Exercise objective:
Please write out the final portion of the records below exactly: the line containing "S₀ = £45.00, u", every line after it, and nothing else.

Supplied entries:
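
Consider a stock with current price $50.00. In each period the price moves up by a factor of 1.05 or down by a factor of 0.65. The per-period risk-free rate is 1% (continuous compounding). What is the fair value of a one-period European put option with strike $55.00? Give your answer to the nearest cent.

Risk-neutral probability p = (e^0.01 − 0.65)/(1.05 − 0.65) = 0.3601/0.4000 = 0.9001
Terminal stock prices: S_u = 52.5, S_d = 32.5
Terminal payoffs (K − S): max(2.5, 0) = 2.5, max(22.5, 0) = 22.5
Node 0 (S = 50): V_0 = e^(−0.01)·[0.9001·2.5000 + 0.0999·22.5000] = 4.4527

$4.45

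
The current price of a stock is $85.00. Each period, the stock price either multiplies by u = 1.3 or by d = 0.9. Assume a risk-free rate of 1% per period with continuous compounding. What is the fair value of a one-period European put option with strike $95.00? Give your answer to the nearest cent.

Risk-neutral probability p = (e^0.01 − 0.9)/(1.3 − 0.9) = 0.1101/0.4000 = 0.2751
Terminal stock prices: S_u = 110.5, S_d = 76.5
Terminal payoffs (K − S): max(-15.5, 0) = 0, max(18.5, 0) = 18.5
Node 0 (S = 85): V_0 = e^(−0.01)·[0.2751·0.0000 + 0.7249·18.5000] = 13.2767

$13.28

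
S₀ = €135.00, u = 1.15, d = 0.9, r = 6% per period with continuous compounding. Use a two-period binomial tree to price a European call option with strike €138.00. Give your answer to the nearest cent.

€15.77

Risk-neutral probability p = (e^0.06 − 0.9)/(1.15 − 0.9) = 0.1618/0.2500 = 0.6473
Terminal stock prices: S_uu = 178.5, S_ud = 139.7, S_dd = 109.4
Terminal payoffs (S − K): max(40.54, 0) = 40.54, max(1.725, 0) = 1.725, max(-28.65, 0) = 0
Node u (S = 155.2): V_u = e^(−0.06)·[0.6473·40.5375 + 0.3527·1.7250] = 25.2865
Node d (S = 121.5): V_d = e^(−0.06)·[0.6473·1.7250 + 0.3527·0.0000] = 1.0516
Node 0 (S = 135): V_0 = e^(−0.06)·[0.6473·25.2865 + 0.3527·1.0516] = 15.7651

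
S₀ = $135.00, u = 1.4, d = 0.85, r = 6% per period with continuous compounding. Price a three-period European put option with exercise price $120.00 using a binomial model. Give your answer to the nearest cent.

Risk-neutral probability p = (e^0.06 − 0.85)/(1.4 − 0.85) = 0.2118/0.5500 = 0.3852
Terminal stock prices: S_uuu = 370.4, S_uud = 224.9, S_udd = 136.6, S_ddd = 82.91
Terminal payoffs (K − S): max(-250.4, 0) = 0, max(-104.9, 0) = 0, max(-16.55, 0) = 0, max(37.09, 0) = 37.09
Node uu (S = 264.6): V_uu = e^(−0.06)·[0.3852·0.0000 + 0.6148·0.0000] = 0.0000
Node ud (S = 160.7): V_ud = e^(−0.06)·[0.3852·0.0000 + 0.6148·0.0000] = 0.0000
Node dd (S = 97.54): V_dd = e^(−0.06)·[0.3852·0.0000 + 0.6148·37.0931] = 21.4783
Node u (S = 189): V_u = e^(−0.06)·[0.3852·0.0000 + 0.6148·0.0000] = 0.0000
Node d (S = 114.8): V_d = e^(−0.06)·[0.3852·0.0000 + 0.6148·21.4783] = 12.4367
Node 0 (S = 135): V_0 = e^(−0.06)·[0.3852·0.0000 + 0.6148·12.4367] = 7.2013

$7.20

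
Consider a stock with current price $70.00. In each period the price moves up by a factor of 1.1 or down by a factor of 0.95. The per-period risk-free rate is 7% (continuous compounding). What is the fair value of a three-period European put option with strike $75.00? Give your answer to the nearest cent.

Risk-neutral probability p = (e^0.07 − 0.95)/(1.1 − 0.95) = 0.1225/0.1500 = 0.8167
Terminal stock prices: S_uuu = 93.17, S_uud = 80.47, S_udd = 69.49, S_ddd = 60.02
Terminal payoffs (K − S): max(-18.17, 0) = 0, max(-5.465, 0) = 0, max(5.508, 0) = 5.508, max(14.98, 0) = 14.98
Node uu (S = 84.7): V_uu = e^(−0.07)·[0.8167·0.0000 + 0.1833·0.0000] = 0.0000
Node ud (S = 73.15): V_ud = e^(−0.07)·[0.8167·0.0000 + 0.1833·5.5075] = 0.9412
Node dd (S = 63.17): V_dd = e^(−0.07)·[0.8167·5.5075 + 0.1833·14.9838] = 6.7545
Node u (S = 77): V_u = e^(−0.07)·[0.8167·0.0000 + 0.1833·0.9412] = 0.1608
Node d (S = 66.5): V_d = e^(−0.07)·[0.8167·0.9412 + 0.1833·6.7545] = 1.8710
Node 0 (S = 70): V_0 = e^(−0.07)·[0.8167·0.1608 + 0.1833·1.8710] = 0.4422

$0.44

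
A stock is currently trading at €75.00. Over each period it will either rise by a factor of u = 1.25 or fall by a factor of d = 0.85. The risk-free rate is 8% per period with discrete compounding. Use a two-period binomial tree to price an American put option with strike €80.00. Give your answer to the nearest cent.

€6.46

Risk-neutral probability p = (1 + 0.08 − 0.85)/(1.25 − 0.85) = 0.2300/0.4000 = 0.5750
Terminal stock prices: S_uu = 117.2, S_ud = 79.69, S_dd = 54.19
Terminal payoffs (K − S): max(-37.19, 0) = 0, max(0.3125, 0) = 0.3125, max(25.81, 0) = 25.81
Node u (S = 93.75): continuation = 1/1.08·[0.5750·0.0000 + 0.4250·0.3125] = 0.1230; exercise value = 0.0000 ≤ continuation, so V_u = 0.1230
Node d (S = 63.75): continuation = 1/1.08·[0.5750·0.3125 + 0.4250·25.8125] = 10.3241; exercise value = 16.2500 > continuation, so V_d = 16.2500 (exercise)
Node 0 (S = 75): continuation = 1/1.08·[0.5750·0.1230 + 0.4250·16.2500] = 6.4601; exercise value = 5.0000 ≤ continuation, so V_0 = 6.4601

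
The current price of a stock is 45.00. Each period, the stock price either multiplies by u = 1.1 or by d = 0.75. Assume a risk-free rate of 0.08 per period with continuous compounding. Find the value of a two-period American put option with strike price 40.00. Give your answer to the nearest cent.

Risk-neutral probability p = (e^0.08 − 0.75)/(1.1 − 0.75) = 0.3333/0.3500 = 0.9522
Terminal stock prices: S_uu = 54.45, S_ud = 37.13, S_dd = 25.31
Terminal payoffs (K − S): max(-14.45, 0) = 0, max(2.875, 0) = 2.875, max(14.69, 0) = 14.69
Node u (S = 49.5): continuation = e^(−0.08)·[0.9522·0.0000 + 0.0478·2.8750] = 0.1267; exercise value = 0.0000 ≤ continuation, so V_u = 0.1267
Node d (S = 33.75): continuation = e^(−0.08)·[0.9522·2.8750 + 0.0478·14.6875] = 3.1747; exercise value = 6.2500 > continuation, so V_d = 6.2500 (exercise)
Node 0 (S = 45): continuation = e^(−0.08)·[0.9522·0.1267 + 0.0478·6.2500] = 0.3869; exercise value = 0.0000 ≤ continuation, so V_0 = 0.3869

0.39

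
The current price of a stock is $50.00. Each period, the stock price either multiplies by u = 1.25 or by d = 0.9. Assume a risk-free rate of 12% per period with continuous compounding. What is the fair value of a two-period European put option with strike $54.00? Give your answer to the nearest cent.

$1.30

Risk-neutral probability p = (e^0.12 − 0.9)/(1.25 − 0.9) = 0.2275/0.3500 = 0.6500
Terminal stock prices: S_uu = 78.12, S_ud = 56.25, S_dd = 40.5
Terminal payoffs (K − S): max(-24.12, 0) = 0, max(-2.25, 0) = 0, max(13.5, 0) = 13.5
Node u (S = 62.5): V_u = e^(−0.12)·[0.6500·0.0000 + 0.3500·0.0000] = 0.0000
Node d (S = 45): V_d = e^(−0.12)·[0.6500·0.0000 + 0.3500·13.5000] = 4.1908
Node 0 (S = 50): V_0 = e^(−0.12)·[0.6500·0.0000 + 0.3500·4.1908] = 1.3010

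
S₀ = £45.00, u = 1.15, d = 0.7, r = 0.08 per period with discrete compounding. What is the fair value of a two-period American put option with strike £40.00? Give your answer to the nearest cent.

Risk-neutral probability p = (1 + 0.08 − 0.7)/(1.15 − 0.7) = 0.3800/0.4500 = 0.8444
Terminal stock prices: S_uu = 59.51, S_ud = 36.22, S_dd = 22.05
Terminal payoffs (K − S): max(-19.51, 0) = 0, max(3.775, 0) = 3.775, max(17.95, 0) = 17.95
Node u (S = 51.75): continuation = 1/1.08·[0.8444·0.0000 + 0.1556·3.7750] = 0.5437; exercise value = 0.0000 ≤ continuation, so V_u = 0.5437
Node d (S = 31.5): continuation = 1/1.08·[0.8444·3.7750 + 0.1556·17.9500] = 5.5370; exercise value = 8.5000 > continuation, so V_d = 8.5000 (exercise)
Node 0 (S = 45): continuation = 1/1.08·[0.8444·0.5437 + 0.1556·8.5000] = 1.6494; exercise value = 0.0000 ≤ continuation, so V_0 = 1.6494

£1.65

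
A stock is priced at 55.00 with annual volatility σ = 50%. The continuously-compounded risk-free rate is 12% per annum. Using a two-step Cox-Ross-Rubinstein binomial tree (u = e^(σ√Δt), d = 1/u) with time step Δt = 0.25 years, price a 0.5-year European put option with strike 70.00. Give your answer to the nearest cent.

15.76

CRR parameters: u = e^(σ√Δt) = e^(0.5·√0.25) = 1.2840, d = 1/u = 0.7788
Per-period rate: rΔt = 0.12·0.25 = 0.03, so R = e^0.03 = 1.0305
Risk-neutral probability p = (e^0.03 − 0.7788)/(1.2840 − 0.7788) = 0.2517/0.5052 = 0.4981
Terminal stock prices: S_uu = 90.68, S_ud = 55, S_dd = 33.36
Terminal payoffs (K − S): max(-20.68, 0) = 0, max(15, 0) = 15, max(36.64, 0) = 36.64
Node u (S = 70.62): V_u = e^(−0.03)·[0.4981·0.0000 + 0.5019·15.0000] = 7.3060
Node d (S = 42.83): V_d = e^(−0.03)·[0.4981·15.0000 + 0.5019·36.6408] = 25.0971
Node 0 (S = 55): V_0 = e^(−0.03)·[0.4981·7.3060 + 0.5019·25.0971] = 15.7555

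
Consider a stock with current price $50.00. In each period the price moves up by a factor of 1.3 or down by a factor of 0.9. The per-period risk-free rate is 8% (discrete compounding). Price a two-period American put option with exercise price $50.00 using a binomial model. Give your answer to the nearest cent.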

Expected answer:
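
S₀ = £45.00, u = 1.15, d = 0.7, r = 0.08 per period with discrete compounding. What is the fair value of a two-period American put option with strike £40.00? Give your answer to the nearest cent.

Risk-neutral probability p = (1 + 0.08 − 0.7)/(1.15 − 0.7) = 0.3800/0.4500 = 0.8444
Terminal stock prices: S_uu = 59.51, S_ud = 36.22, S_dd = 22.05
Terminal payoffs (K − S): max(-19.51, 0) = 0, max(3.775, 0) = 3.775, max(17.95, 0) = 17.95
Node u (S = 51.75): continuation = 1/1.08·[0.8444·0.0000 + 0.1556·3.7750] = 0.5437; exercise value = 0.0000 ≤ continuation, so V_u = 0.5437
Node d (S = 31.5): continuation = 1/1.08·[0.8444·3.7750 + 0.1556·17.9500] = 5.5370; exercise value = 8.5000 > continuation, so V_d = 8.5000 (exercise)
Node 0 (S = 45): continuation = 1/1.08·[0.8444·0.5437 + 0.1556·8.5000] = 1.6494; exercise value = 0.0000 ≤ continuation, so V_0 = 1.6494

£1.65

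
A stock is priced at 55.00 with annual volatility σ = 50%. The continuously-compounded risk-free rate is 12% per annum. Using a two-step Cox-Ross-Rubinstein binomial tree (u = e^(σ√Δt), d = 1/u) with time step Δt = 0.25 years, price a 0.5-year European put option with strike 70.00. Give your answer to the nearest cent.

15.76

CRR parameters: u = e^(σ√Δt) = e^(0.5·√0.25) = 1.2840, d = 1/u = 0.7788
Per-period rate: rΔt = 0.12·0.25 = 0.03, so R = e^0.03 = 1.0305
Risk-neutral probability p = (e^0.03 − 0.7788)/(1.2840 − 0.7788) = 0.2517/0.5052 = 0.4981
Terminal stock prices: S_uu = 90.68, S_ud = 55, S_dd = 33.36
Terminal payoffs (K − S): max(-20.68, 0) = 0, max(15, 0) = 15, max(36.64, 0) = 36.64
Node u (S = 70.62): V_u = e^(−0.03)·[0.4981·0.0000 + 0.5019·15.0000] = 7.3060
Node d (S = 42.83): V_d = e^(−0.03)·[0.4981·15.0000 + 0.5019·36.6408] = 25.0971
Node 0 (S = 55): V_0 = e^(−0.03)·[0.4981·7.3060 + 0.5019·25.0971] = 15.7555

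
Consider a stock with current price $50.00. In each period the price moves up by a factor of 1.3 or down by a factor of 0.9. The per-period risk-free rate is 8% (discrete compounding). Price a two-period American put option with exercise price $50.00 using a binomial model. Give your answer to the nearest cent.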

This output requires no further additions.